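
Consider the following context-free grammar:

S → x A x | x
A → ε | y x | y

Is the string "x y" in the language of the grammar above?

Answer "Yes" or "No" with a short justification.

No - no valid derivation exists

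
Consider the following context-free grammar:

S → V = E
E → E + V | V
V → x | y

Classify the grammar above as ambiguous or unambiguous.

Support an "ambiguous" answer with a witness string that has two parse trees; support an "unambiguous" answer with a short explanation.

Unambiguous - every string in the language has a unique parse tree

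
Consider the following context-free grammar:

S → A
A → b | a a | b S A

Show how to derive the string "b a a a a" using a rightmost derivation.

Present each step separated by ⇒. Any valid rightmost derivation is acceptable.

S ⇒ A ⇒ b S A ⇒ b S a a ⇒ b A a a ⇒ b a a a a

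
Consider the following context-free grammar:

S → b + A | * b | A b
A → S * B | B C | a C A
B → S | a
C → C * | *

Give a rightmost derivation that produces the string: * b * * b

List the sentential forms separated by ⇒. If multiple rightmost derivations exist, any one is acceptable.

S ⇒ A b ⇒ B C b ⇒ B C * b ⇒ B * * b ⇒ S * * b ⇒ * b * * b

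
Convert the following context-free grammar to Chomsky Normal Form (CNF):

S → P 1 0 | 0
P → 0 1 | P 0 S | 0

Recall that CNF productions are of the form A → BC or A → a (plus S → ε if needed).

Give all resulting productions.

T1 → 1; T0 → 0; S → 0; P → 0; S → P X0; X0 → T1 T0; P → T0 T1; P → P X1; X1 → T0 S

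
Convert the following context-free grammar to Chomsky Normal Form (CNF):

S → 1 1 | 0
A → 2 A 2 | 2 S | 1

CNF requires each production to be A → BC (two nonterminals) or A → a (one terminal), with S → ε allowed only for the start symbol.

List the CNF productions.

T1 → 1; S → 0; T2 → 2; A → 1; S → T1 T1; A → T2 X0; X0 → A T2; A → T2 S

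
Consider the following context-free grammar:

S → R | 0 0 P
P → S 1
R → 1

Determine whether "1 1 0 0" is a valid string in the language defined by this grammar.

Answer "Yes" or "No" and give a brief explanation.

No - no valid derivation exists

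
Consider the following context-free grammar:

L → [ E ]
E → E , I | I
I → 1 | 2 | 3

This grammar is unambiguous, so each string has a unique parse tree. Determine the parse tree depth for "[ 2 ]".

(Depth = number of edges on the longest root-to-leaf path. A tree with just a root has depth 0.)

3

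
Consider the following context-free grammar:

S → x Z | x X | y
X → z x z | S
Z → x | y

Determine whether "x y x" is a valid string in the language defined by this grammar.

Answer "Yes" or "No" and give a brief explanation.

No - no valid derivation exists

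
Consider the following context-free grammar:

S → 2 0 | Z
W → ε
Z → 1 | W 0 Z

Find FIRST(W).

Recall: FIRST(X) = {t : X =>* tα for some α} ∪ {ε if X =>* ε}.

We compute FIRST(W) using the standard algorithm.
FIRST(S) = {0, 1, 2}
FIRST(W) = {ε}
FIRST(Z) = {0, 1}
Therefore, FIRST(W) = {ε}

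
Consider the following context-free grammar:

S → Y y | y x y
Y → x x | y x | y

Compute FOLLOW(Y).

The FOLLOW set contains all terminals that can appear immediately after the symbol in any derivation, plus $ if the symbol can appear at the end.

We compute FOLLOW(Y) using the standard algorithm.
FOLLOW(S) starts with {$}.
FIRST(S) = {x, y}
FIRST(Y) = {x, y}
FOLLOW(S) = {$}
FOLLOW(Y) = {y}
Therefore, FOLLOW(Y) = {y}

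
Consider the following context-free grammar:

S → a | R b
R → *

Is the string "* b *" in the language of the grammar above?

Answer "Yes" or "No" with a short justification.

No - no valid derivation exists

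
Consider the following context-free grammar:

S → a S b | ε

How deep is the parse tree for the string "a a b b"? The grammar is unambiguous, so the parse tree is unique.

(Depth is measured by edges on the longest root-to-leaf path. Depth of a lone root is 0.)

3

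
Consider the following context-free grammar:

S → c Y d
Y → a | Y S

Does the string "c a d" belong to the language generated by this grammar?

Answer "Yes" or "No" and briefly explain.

Yes - a valid derivation exists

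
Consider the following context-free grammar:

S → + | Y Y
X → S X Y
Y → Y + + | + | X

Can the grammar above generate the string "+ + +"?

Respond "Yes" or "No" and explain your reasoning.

No - no valid derivation exists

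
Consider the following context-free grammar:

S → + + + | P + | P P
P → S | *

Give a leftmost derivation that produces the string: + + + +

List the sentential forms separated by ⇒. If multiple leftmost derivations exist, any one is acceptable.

S ⇒ P + ⇒ S + ⇒ + + + +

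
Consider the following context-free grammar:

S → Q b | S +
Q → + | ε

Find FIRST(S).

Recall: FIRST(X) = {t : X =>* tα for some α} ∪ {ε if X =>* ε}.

We compute FIRST(S) using the standard algorithm.
FIRST(Q) = {+, ε}
FIRST(S) = {+, b}
Therefore, FIRST(S) = {+, b}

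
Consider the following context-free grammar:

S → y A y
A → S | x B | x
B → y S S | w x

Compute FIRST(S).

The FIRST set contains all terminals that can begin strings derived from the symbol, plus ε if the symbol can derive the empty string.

We compute FIRST(S) using the standard algorithm.
FIRST(A) = {x, y}
FIRST(B) = {w, y}
FIRST(S) = {y}
Therefore, FIRST(S) = {y}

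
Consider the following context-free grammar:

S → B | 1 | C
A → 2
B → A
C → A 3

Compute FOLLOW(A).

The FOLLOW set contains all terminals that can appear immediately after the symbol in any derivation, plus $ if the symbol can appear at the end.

We compute FOLLOW(A) using the standard algorithm.
FOLLOW(S) starts with {$}.
FIRST(A) = {2}
FIRST(B) = {2}
FIRST(C) = {2}
FIRST(S) = {1, 2}
FOLLOW(A) = {$, 3}
FOLLOW(B) = {$}
FOLLOW(C) = {$}
FOLLOW(S) = {$}
Therefore, FOLLOW(A) = {$, 3}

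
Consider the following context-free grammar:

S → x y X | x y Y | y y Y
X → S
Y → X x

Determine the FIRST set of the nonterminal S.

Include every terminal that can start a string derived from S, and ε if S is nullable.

We compute FIRST(S) using the standard algorithm.
FIRST(S) = {x, y}
FIRST(X) = {x, y}
FIRST(Y) = {x, y}
Therefore, FIRST(S) = {x, y}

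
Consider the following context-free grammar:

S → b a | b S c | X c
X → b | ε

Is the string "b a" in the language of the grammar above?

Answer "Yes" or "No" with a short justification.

Yes - a valid derivation exists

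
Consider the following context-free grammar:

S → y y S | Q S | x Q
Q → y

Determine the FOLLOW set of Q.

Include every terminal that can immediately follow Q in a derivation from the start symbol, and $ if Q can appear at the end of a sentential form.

We compute FOLLOW(Q) using the standard algorithm.
FOLLOW(S) starts with {$}.
FIRST(Q) = {y}
FIRST(S) = {x, y}
FOLLOW(Q) = {$, x, y}
FOLLOW(S) = {$}
Therefore, FOLLOW(Q) = {$, x, y}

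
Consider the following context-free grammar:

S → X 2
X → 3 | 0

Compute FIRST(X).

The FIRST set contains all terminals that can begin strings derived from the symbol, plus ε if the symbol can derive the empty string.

We compute FIRST(X) using the standard algorithm.
FIRST(S) = {0, 3}
FIRST(X) = {0, 3}
Therefore, FIRST(X) = {0, 3}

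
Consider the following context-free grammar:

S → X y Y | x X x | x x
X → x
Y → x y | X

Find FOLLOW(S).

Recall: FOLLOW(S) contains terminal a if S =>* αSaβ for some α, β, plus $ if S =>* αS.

We compute FOLLOW(S) using the standard algorithm.
FOLLOW(S) starts with {$}.
FIRST(S) = {x}
FIRST(X) = {x}
FIRST(Y) = {x}
FOLLOW(S) = {$}
FOLLOW(X) = {$, x, y}
FOLLOW(Y) = {$}
Therefore, FOLLOW(S) = {$}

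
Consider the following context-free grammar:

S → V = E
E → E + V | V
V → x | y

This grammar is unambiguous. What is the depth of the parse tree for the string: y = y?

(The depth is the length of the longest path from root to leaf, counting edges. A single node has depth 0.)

3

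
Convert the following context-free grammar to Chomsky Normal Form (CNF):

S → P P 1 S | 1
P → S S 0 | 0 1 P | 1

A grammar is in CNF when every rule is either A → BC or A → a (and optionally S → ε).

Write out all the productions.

T1 → 1; S → 1; T0 → 0; P → 1; S → P X0; X0 → P X1; X1 → T1 S; P → S X2; X2 → S T0; P → T0 X3; X3 → T1 P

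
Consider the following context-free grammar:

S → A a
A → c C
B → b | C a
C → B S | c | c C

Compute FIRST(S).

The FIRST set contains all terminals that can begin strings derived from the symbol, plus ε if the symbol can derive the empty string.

We compute FIRST(S) using the standard algorithm.
FIRST(A) = {c}
FIRST(B) = {b, c}
FIRST(C) = {b, c}
FIRST(S) = {c}
Therefore, FIRST(S) = {c}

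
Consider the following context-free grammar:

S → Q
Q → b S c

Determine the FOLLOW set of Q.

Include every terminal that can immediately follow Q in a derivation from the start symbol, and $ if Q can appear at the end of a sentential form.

We compute FOLLOW(Q) using the standard algorithm.
FOLLOW(S) starts with {$}.
FIRST(Q) = {b}
FIRST(S) = {b}
FOLLOW(Q) = {$, c}
FOLLOW(S) = {$, c}
Therefore, FOLLOW(Q) = {$, c}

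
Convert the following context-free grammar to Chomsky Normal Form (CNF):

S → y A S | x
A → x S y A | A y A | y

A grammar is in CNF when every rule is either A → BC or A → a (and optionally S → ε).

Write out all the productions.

TY → y; S → x; TX → x; A → y; S → TY X0; X0 → A S; A → TX X1; X1 → S X2; X2 → TY A; A → A X3; X3 → TY A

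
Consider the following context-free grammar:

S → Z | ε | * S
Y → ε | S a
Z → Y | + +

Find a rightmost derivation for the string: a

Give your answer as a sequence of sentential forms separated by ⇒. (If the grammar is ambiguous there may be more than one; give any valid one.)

S ⇒ Z ⇒ Y ⇒ S a ⇒ a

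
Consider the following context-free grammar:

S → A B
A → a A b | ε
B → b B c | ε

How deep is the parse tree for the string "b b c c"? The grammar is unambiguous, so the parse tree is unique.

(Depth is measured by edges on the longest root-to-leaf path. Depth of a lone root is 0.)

4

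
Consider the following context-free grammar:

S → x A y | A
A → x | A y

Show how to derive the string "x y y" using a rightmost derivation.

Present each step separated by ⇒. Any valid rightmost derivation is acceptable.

S ⇒ A ⇒ A y ⇒ A y y ⇒ x y y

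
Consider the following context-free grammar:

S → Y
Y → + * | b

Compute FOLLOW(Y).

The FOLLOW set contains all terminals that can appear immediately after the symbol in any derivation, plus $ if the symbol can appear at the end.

We compute FOLLOW(Y) using the standard algorithm.
FOLLOW(S) starts with {$}.
FIRST(S) = {+, b}
FIRST(Y) = {+, b}
FOLLOW(S) = {$}
FOLLOW(Y) = {$}
Therefore, FOLLOW(Y) = {$}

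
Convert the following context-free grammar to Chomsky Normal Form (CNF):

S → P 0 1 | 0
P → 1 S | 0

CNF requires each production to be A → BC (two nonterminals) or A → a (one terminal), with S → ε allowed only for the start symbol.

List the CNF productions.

T0 → 0; T1 → 1; S → 0; P → 0; S → P X0; X0 → T0 T1; P → T1 S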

Required action —
The lines in the entries above that carry the word "deep" must be copied.

Output for this task —
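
How deep is the parse tree for the string "a a b b"? The grammar is unambiguous, so the parse tree is unique.
How deep is the parse tree for the string "b b c c"? The grammar is unambiguous, so the parse tree is unique.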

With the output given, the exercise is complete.